(Record extracts begins)

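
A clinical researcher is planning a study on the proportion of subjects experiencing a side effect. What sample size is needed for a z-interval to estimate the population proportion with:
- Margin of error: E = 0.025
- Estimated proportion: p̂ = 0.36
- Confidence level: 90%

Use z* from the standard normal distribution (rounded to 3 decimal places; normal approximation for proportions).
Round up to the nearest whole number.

Using z* for proportion z-interval (normal approximation).

For 90% confidence, z* = 1.645 (from standard normal table)

Sample size formula for proportion z-interval: n = z*²p̂(1-p̂)/E²

n = 1.645² × 0.36 × 0.64 / 0.025²
  = 2.706025 × 0.2304 / 0.000625
  = 997.5491

Round up to the nearest whole number: n = 998

998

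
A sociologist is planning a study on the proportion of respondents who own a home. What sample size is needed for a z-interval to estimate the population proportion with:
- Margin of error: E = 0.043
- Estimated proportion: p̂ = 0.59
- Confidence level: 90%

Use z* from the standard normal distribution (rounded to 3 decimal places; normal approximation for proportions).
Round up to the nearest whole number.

Using z* for proportion z-interval (normal approximation).

For 90% confidence, z* = 1.645 (from standard normal table)

Sample size formula for proportion z-interval: n = z*²p̂(1-p̂)/E²

n = 1.645² × 0.59 × 0.41 / 0.043²
  = 2.706025 × 0.2419 / 0.001849
  = 354.0224

Round up to the nearest whole number: n = 355

355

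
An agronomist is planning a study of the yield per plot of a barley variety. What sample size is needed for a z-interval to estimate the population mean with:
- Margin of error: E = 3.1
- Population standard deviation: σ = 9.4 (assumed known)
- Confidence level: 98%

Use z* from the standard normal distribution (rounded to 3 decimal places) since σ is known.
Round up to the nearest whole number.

Using z* since population σ is known (z-interval formula).

For 98% confidence, z* = 2.326 (from standard normal table)

Sample size formula for z-interval: n = (z*σ/E)²

n = (2.326 × 9.4 / 3.1)²
  = (7.053032)²
  = 49.7453

Round up to the nearest whole number: n = 50

50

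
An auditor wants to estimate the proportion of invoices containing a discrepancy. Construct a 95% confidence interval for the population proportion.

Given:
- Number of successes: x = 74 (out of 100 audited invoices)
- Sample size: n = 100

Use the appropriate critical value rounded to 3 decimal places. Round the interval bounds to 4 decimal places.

Sample proportion: p̂ = 74/100 = 0.740000

Check conditions for normal approximation:
  np̂ = 74 ≥ 10 ✓
  n(1-p̂) = 26 ≥ 10 ✓

The sample is large enough, so use a z-interval (normal approximation) for the proportion.

For 95% confidence, z* = 1.96 (from standard normal table)

Standard error: SE = √(p̂(1-p̂)/n) = √(0.740000×0.260000/100) = 0.04386342

Margin of error: E = z* × SE = 1.96 × 0.04386342 = 0.085972

Z-interval: p̂ ± E = 0.740000 ± 0.085972 = (0.654028, 0.825972)

Rounded to 4 decimal places:

(0.6540, 0.8260)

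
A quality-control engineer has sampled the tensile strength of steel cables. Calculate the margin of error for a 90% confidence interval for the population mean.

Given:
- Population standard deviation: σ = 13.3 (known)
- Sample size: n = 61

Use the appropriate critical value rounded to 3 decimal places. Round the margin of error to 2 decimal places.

The population standard deviation σ is known, so use the z-interval margin of error formula.

For 90% confidence, z* = 1.645 (from standard normal table)

Margin of error formula for z-interval: E = z* × σ/√n

E = 1.645 × 13.3/√61
  = 1.645 × 1.702891
  = 2.8013

Rounded to 2 decimal places:

2.80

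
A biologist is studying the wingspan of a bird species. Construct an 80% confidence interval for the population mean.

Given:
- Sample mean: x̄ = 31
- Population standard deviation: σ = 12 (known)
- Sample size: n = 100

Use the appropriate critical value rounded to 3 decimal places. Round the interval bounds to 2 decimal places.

The population standard deviation σ is known, so use a z-interval (standard normal critical value).

For 80% confidence, z* = 1.282 (from standard normal table)

Standard error: SE = σ/√n = 12/√100 = 1.200000

Margin of error: E = z* × SE = 1.282 × 1.200000 = 1.5384

Z-interval: x̄ ± E = 31 ± 1.5384 = (29.4616, 32.5384)

Rounded to 2 decimal places:

(29.46, 32.54)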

(Record extracts ends)

## Directions for this task:
Your answer must be an exact transcription of all the data above.

## Reply:
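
A clinical researcher is planning a study on the proportion of subjects experiencing a side effect. What sample size is needed for a z-interval to estimate the population proportion with:
- Margin of error: E = 0.025
- Estimated proportion: p̂ = 0.36
- Confidence level: 90%

Use z* from the standard normal distribution (rounded to 3 decimal places; normal approximation for proportions).
Round up to the nearest whole number.

Using z* for proportion z-interval (normal approximation).

For 90% confidence, z* = 1.645 (from standard normal table)

Sample size formula for proportion z-interval: n = z*²p̂(1-p̂)/E²

n = 1.645² × 0.36 × 0.64 / 0.025²
  = 2.706025 × 0.2304 / 0.000625
  = 997.5491

Round up to the nearest whole number: n = 998

998

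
A sociologist is planning a study on the proportion of respondents who own a home. What sample size is needed for a z-interval to estimate the population proportion with:
- Margin of error: E = 0.043
- Estimated proportion: p̂ = 0.59
- Confidence level: 90%

Use z* from the standard normal distribution (rounded to 3 decimal places; normal approximation for proportions).
Round up to the nearest whole number.

Using z* for proportion z-interval (normal approximation).

For 90% confidence, z* = 1.645 (from standard normal table)

Sample size formula for proportion z-interval: n = z*²p̂(1-p̂)/E²

n = 1.645² × 0.59 × 0.41 / 0.043²
  = 2.706025 × 0.2419 / 0.001849
  = 354.0224

Round up to the nearest whole number: n = 355

355

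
An agronomist is planning a study of the yield per plot of a barley variety. What sample size is needed for a z-interval to estimate the population mean with:
- Margin of error: E = 3.1
- Population standard deviation: σ = 9.4 (assumed known)
- Confidence level: 98%

Use z* from the standard normal distribution (rounded to 3 decimal places) since σ is known.
Round up to the nearest whole number.

Using z* since population σ is known (z-interval formula).

For 98% confidence, z* = 2.326 (from standard normal table)

Sample size formula for z-interval: n = (z*σ/E)²

n = (2.326 × 9.4 / 3.1)²
  = (7.053032)²
  = 49.7453

Round up to the nearest whole number: n = 50

50

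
An auditor wants to estimate the proportion of invoices containing a discrepancy. Construct a 95% confidence interval for the population proportion.

Given:
- Number of successes: x = 74 (out of 100 audited invoices)
- Sample size: n = 100

Use the appropriate critical value rounded to 3 decimal places. Round the interval bounds to 4 decimal places.

Sample proportion: p̂ = 74/100 = 0.740000

Check conditions for normal approximation:
  np̂ = 74 ≥ 10 ✓
  n(1-p̂) = 26 ≥ 10 ✓

The sample is large enough, so use a z-interval (normal approximation) for the proportion.

For 95% confidence, z* = 1.96 (from standard normal table)

Standard error: SE = √(p̂(1-p̂)/n) = √(0.740000×0.260000/100) = 0.04386342

Margin of error: E = z* × SE = 1.96 × 0.04386342 = 0.085972

Z-interval: p̂ ± E = 0.740000 ± 0.085972 = (0.654028, 0.825972)

Rounded to 4 decimal places:

(0.6540, 0.8260)

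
A quality-control engineer has sampled the tensile strength of steel cables. Calculate the margin of error for a 90% confidence interval for the population mean.

Given:
- Population standard deviation: σ = 13.3 (known)
- Sample size: n = 61

Use the appropriate critical value rounded to 3 decimal places. Round the margin of error to 2 decimal places.

The population standard deviation σ is known, so use the z-interval margin of error formula.

For 90% confidence, z* = 1.645 (from standard normal table)

Margin of error formula for z-interval: E = z* × σ/√n

E = 1.645 × 13.3/√61
  = 1.645 × 1.702891
  = 2.8013

Rounded to 2 decimal places:

2.80

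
A biologist is studying the wingspan of a bird species. Construct an 80% confidence interval for the population mean.

Given:
- Sample mean: x̄ = 31
- Population standard deviation: σ = 12 (known)
- Sample size: n = 100

Use the appropriate critical value rounded to 3 decimal places. Round the interval bounds to 2 decimal places.

The population standard deviation σ is known, so use a z-interval (standard normal critical value).

For 80% confidence, z* = 1.282 (from standard normal table)

Standard error: SE = σ/√n = 12/√100 = 1.200000

Margin of error: E = z* × SE = 1.282 × 1.200000 = 1.5384

Z-interval: x̄ ± E = 31 ± 1.5384 = (29.4616, 32.5384)

Rounded to 2 decimal places:

(29.46, 32.54)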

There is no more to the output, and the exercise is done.